> WHAT IS REQUIRED
In the entries below, find every line holding the string "values" and collect it.

--*--

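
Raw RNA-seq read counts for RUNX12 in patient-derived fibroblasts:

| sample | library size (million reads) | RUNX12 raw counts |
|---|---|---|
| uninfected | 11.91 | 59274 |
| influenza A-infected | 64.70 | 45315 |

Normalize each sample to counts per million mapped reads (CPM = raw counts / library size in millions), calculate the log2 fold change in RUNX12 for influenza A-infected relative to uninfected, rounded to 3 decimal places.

CPM(uninfected) = 59274 / 11.91 = 4976.8262
CPM(influenza A-infected) = 45315 / 64.70 = 700.3864
Fold change = 700.3864 / 4976.8262 = 0.14073
log2(0.14073) = -2.8290

-2.829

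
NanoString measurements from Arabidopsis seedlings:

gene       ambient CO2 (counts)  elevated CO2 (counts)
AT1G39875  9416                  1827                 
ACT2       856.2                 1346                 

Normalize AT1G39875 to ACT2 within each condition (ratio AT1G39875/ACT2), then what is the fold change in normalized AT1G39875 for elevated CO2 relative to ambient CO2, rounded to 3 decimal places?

AT1G39875/ACT2 (ambient CO2) = 9416 / 856.2 = 10.997
AT1G39875/ACT2 (elevated CO2) = 1827 / 1346 = 1.3574
Fold change = 1.3574 / 10.997 = 0.1234

0.123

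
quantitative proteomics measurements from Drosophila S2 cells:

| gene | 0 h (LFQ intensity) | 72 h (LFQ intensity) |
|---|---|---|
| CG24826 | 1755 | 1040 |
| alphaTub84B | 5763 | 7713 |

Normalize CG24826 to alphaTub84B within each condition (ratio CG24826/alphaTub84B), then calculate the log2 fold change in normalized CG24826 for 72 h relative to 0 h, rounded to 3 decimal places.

CG24826/alphaTub84B (0 h) = 1755 / 5763 = 0.30453
CG24826/alphaTub84B (72 h) = 1040 / 7713 = 0.13484
Fold change = 0.13484 / 0.30453 = 0.4428
log2(0.4428) = -1.1754

-1.175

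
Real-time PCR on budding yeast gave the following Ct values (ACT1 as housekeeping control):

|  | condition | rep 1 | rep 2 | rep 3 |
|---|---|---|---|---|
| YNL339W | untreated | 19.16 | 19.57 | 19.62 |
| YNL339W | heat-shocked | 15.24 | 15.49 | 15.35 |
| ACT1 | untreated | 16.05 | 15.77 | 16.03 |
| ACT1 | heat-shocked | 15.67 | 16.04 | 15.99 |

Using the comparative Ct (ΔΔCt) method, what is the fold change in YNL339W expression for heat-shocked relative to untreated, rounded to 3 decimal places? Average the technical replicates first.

16.450

Mean Ct: YNL339W untreated 19.450; YNL339W heat-shocked 15.360; ACT1 untreated 15.950; ACT1 heat-shocked 15.900
ΔCt(untreated) = 19.450 − 15.950 = 3.500
ΔCt(heat-shocked) = 15.360 − 15.900 = -0.540
ΔΔCt = -0.540 − 3.500 = -4.040
Fold change = 2^(−(-4.040)) = 2^4.040 = 16.4498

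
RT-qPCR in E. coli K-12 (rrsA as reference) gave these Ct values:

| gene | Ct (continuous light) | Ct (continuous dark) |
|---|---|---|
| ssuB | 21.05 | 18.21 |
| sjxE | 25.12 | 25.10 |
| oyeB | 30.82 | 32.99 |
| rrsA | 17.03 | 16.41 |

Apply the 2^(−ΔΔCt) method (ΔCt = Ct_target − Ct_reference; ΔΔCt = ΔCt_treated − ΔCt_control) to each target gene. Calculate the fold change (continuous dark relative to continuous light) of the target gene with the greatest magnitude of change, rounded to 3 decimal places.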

--*--

> RESULT OF THIS EXERCISE
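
Real-time PCR on budding yeast gave the following Ct values (ACT1 as housekeeping control):
RT-qPCR in E. coli K-12 (rrsA as reference) gave these Ct values: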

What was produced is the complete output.